Exercise brief = Exactly as written, output each record given below.

+++ Data to process

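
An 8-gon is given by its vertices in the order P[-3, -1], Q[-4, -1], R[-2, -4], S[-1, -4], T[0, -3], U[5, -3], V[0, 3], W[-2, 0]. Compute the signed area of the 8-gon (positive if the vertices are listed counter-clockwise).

29

Apply the shoelace formula: 2A = Σ (x_i·y_{i+1} − x_{i+1}·y_i), indices taken mod 8.
Σ = (-1) + (14) + (4) + (3) + (15) + (15) + (6) + (2) = 58
Signed area = Σ/2 = 29 (positive ⇒ counter-clockwise traversal).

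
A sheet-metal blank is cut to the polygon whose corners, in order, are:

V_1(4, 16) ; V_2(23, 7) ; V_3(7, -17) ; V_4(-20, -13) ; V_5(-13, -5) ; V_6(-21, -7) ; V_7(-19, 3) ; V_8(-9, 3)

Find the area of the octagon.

V_1→V_2: (4)(7) − (23)(16) = -340
V_2→V_3: (23)(-17) − (7)(7) = -440
V_3→V_4: (7)(-13) − (-20)(-17) = -431
V_4→V_5: (-20)(-5) − (-13)(-13) = -69
V_5→V_6: (-13)(-7) − (-21)(-5) = -14
V_6→V_7: (-21)(3) − (-19)(-7) = -196
V_7→V_8: (-19)(3) − (-9)(3) = -30
V_8→V_1: (-9)(16) − (4)(3) = -156
Σ = -1676
Area = |Σ|/2 = 838.

838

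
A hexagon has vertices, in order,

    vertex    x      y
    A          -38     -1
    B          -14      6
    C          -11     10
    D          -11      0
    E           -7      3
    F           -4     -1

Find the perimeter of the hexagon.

|AB| = √((24)² + (7)²) = √625 = 25
|BC| = √((3)² + (4)²) = √25 = 5
|CD| = √((0)² + (-10)²) = √100 = 10
|DE| = √((4)² + (3)²) = √25 = 5
|EF| = √((3)² + (-4)²) = √25 = 5
|FA| = √((-34)² + (0)²) = √1156 = 34
Perimeter = 25 + 5 + 10 + 5 + 5 + 34 = 84.

84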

++++++

Exercise result =
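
An 8-gon is given by its vertices in the order P[-3, -1], Q[-4, -1], R[-2, -4], S[-1, -4], T[0, -3], U[5, -3], V[0, 3], W[-2, 0]. Compute the signed area of the 8-gon (positive if the vertices are listed counter-clockwise).

29

Apply the shoelace formula: 2A = Σ (x_i·y_{i+1} − x_{i+1}·y_i), indices taken mod 8.
Σ = (-1) + (14) + (4) + (3) + (15) + (15) + (6) + (2) = 58
Signed area = Σ/2 = 29 (positive ⇒ counter-clockwise traversal).

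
A sheet-metal blank is cut to the polygon whose corners, in order, are:

V_1(4, 16) ; V_2(23, 7) ; V_3(7, -17) ; V_4(-20, -13) ; V_5(-13, -5) ; V_6(-21, -7) ; V_7(-19, 3) ; V_8(-9, 3)

Find the area of the octagon.

V_1→V_2: (4)(7) − (23)(16) = -340
V_2→V_3: (23)(-17) − (7)(7) = -440
V_3→V_4: (7)(-13) − (-20)(-17) = -431
V_4→V_5: (-20)(-5) − (-13)(-13) = -69
V_5→V_6: (-13)(-7) − (-21)(-5) = -14
V_6→V_7: (-21)(3) − (-19)(-7) = -196
V_7→V_8: (-19)(3) − (-9)(3) = -30
V_8→V_1: (-9)(16) − (4)(3) = -156
Σ = -1676
Area = |Σ|/2 = 838.

838

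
A hexagon has vertices, in order,

    vertex    x      y
    A          -38     -1
    B          -14      6
    C          -11     10
    D          -11      0
    E           -7      3
    F           -4     -1

Find the perimeter of the hexagon.

|AB| = √((24)² + (7)²) = √625 = 25
|BC| = √((3)² + (4)²) = √25 = 5
|CD| = √((0)² + (-10)²) = √100 = 10
|DE| = √((4)² + (3)²) = √25 = 5
|EF| = √((3)² + (-4)²) = √25 = 5
|FA| = √((-34)² + (0)²) = √1156 = 34
Perimeter = 25 + 5 + 10 + 5 + 5 + 34 = 84.

84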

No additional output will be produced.